▶ _YOUR GOAL_: Gather the lines below that include the string "Consider", copying each in full.

::::::::

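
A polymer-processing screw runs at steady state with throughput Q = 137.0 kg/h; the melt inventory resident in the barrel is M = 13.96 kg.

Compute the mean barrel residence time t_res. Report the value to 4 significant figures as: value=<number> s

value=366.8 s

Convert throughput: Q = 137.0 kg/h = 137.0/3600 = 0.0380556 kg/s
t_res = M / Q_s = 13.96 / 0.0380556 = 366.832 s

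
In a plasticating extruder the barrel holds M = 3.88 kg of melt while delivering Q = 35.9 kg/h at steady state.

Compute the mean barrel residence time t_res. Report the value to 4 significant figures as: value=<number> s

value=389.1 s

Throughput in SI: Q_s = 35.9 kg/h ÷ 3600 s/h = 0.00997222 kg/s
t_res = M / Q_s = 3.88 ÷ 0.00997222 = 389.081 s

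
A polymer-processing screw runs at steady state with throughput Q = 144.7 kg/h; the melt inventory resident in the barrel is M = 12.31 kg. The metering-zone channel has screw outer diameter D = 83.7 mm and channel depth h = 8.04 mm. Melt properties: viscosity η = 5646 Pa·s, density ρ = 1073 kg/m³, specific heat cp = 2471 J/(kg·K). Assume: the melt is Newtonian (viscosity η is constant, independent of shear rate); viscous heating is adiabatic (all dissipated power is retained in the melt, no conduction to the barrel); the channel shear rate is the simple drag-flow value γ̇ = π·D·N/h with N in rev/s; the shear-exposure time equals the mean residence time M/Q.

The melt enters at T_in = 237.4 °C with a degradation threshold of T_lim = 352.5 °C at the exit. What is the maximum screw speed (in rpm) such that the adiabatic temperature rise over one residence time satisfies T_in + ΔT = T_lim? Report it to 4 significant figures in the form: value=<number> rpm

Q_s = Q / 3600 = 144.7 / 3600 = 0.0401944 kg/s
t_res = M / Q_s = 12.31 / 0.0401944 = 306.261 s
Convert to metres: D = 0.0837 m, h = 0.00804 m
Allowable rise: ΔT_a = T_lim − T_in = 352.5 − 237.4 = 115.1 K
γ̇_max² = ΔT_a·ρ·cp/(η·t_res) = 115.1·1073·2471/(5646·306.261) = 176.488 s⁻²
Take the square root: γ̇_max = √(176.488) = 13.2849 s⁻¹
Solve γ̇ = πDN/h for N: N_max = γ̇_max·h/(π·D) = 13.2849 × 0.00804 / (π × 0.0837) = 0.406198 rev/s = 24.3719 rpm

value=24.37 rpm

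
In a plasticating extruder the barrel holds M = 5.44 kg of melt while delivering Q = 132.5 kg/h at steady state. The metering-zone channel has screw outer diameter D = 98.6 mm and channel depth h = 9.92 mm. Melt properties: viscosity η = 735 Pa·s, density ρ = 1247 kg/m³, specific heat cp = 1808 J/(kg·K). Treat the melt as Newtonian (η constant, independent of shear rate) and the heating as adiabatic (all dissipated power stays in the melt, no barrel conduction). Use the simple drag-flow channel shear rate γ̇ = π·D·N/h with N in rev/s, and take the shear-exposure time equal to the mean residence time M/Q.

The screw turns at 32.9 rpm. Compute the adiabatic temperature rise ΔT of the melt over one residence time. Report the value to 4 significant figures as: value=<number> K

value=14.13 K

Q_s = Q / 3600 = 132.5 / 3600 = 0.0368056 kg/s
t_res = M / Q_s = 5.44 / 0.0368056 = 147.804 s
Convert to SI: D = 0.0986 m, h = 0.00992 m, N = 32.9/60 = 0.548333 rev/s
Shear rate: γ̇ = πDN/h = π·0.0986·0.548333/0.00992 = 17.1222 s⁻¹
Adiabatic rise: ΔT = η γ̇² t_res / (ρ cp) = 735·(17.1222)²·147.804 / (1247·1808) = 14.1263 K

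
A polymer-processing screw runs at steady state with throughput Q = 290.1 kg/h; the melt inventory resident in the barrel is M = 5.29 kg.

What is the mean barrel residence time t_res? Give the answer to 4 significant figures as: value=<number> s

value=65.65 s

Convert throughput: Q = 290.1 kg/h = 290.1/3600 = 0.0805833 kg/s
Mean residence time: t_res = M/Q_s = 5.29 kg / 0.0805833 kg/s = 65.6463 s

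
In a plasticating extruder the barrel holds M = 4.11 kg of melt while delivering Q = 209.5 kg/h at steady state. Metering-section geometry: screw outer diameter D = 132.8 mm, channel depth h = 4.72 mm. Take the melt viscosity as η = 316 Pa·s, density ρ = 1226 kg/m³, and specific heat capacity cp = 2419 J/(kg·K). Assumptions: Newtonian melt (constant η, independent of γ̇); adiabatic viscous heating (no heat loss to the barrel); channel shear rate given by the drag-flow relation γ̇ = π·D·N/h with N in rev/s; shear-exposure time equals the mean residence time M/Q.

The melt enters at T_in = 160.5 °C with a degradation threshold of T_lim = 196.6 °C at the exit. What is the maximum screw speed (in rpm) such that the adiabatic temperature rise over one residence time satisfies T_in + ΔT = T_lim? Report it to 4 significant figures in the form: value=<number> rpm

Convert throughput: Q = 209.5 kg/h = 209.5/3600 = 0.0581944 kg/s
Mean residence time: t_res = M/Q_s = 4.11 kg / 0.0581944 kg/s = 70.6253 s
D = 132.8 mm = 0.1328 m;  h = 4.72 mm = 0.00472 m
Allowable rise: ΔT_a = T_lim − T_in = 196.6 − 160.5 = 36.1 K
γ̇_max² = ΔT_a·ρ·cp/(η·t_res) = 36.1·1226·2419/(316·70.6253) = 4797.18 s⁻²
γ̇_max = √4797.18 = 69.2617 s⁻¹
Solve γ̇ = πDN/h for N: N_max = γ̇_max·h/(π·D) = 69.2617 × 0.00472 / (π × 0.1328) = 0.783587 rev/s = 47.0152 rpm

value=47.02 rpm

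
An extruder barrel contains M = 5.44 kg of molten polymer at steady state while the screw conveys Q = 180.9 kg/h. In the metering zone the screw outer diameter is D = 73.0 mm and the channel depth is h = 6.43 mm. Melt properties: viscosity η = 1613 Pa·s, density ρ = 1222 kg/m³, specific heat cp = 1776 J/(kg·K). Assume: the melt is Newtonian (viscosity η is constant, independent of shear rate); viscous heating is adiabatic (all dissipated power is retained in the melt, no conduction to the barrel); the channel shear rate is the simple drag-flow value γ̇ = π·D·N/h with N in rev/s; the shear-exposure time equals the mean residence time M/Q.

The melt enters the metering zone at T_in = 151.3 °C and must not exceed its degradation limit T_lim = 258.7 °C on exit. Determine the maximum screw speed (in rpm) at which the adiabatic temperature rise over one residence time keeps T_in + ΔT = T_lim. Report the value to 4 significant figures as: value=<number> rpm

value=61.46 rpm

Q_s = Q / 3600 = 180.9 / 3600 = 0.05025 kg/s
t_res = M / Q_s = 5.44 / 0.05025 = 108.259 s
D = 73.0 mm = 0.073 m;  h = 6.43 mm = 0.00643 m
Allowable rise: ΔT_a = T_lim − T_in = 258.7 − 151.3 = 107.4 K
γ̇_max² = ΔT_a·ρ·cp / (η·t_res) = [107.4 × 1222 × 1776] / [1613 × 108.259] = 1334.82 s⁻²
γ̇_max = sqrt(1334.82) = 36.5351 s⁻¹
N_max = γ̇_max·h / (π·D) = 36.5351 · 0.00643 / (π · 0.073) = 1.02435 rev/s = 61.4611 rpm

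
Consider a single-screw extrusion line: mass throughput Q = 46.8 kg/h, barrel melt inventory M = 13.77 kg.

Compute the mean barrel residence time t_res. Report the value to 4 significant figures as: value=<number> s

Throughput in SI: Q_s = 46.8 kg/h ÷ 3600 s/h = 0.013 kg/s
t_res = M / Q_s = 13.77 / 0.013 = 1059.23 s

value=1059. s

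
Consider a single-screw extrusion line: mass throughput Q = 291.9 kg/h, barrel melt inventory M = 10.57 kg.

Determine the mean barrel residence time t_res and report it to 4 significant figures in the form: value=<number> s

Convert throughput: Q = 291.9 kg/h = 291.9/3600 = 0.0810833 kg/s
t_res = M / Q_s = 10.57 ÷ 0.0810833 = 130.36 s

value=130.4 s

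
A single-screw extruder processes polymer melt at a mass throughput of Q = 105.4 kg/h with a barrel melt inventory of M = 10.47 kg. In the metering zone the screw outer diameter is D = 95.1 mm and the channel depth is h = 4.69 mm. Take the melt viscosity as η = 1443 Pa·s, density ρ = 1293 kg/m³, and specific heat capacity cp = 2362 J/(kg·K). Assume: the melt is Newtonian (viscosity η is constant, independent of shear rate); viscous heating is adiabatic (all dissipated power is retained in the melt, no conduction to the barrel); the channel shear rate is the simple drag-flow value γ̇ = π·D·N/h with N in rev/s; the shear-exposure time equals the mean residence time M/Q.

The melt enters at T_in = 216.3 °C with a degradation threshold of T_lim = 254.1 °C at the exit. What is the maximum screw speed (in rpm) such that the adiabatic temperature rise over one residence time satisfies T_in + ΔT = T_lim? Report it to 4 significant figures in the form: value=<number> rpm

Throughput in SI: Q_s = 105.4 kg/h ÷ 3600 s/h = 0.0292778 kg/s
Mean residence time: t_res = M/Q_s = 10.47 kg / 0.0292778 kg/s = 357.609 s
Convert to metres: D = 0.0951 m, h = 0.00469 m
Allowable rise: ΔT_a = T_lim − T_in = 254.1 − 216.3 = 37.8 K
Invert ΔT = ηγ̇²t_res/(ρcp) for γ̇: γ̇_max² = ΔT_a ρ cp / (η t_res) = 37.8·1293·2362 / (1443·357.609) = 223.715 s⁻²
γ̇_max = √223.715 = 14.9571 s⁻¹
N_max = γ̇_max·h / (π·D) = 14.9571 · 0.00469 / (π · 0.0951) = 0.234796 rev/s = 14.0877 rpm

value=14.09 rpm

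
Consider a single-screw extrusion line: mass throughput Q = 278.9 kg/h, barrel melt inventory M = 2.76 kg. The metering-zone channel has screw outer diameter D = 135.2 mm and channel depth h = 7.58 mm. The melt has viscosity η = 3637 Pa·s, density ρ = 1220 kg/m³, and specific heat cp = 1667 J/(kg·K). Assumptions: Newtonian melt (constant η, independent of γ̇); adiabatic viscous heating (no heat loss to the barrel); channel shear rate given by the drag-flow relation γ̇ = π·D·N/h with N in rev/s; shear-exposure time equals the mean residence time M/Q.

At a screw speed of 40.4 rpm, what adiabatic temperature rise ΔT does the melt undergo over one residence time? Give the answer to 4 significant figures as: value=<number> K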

::::::::

▶ _ANSWER BOX_:
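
Consider a single-screw extrusion line: mass throughput Q = 46.8 kg/h, barrel melt inventory M = 13.77 kg.
Consider a single-screw extrusion line: mass throughput Q = 291.9 kg/h, barrel melt inventory M = 10.57 kg.
Consider a single-screw extrusion line: mass throughput Q = 278.9 kg/h, barrel melt inventory M = 2.76 kg. The metering-zone channel has screw outer diameter D = 135.2 mm and channel depth h = 7.58 mm. The melt has viscosity η = 3637 Pa·s, density ρ = 1220 kg/m³, and specific heat cp = 1667 J/(kg·K). Assumptions: Newtonian melt (constant η, independent of γ̇); adiabatic viscous heating (no heat loss to the barrel); channel shear rate given by the drag-flow relation γ̇ = π·D·N/h with N in rev/s; shear-exposure time equals the mean residence time M/Q.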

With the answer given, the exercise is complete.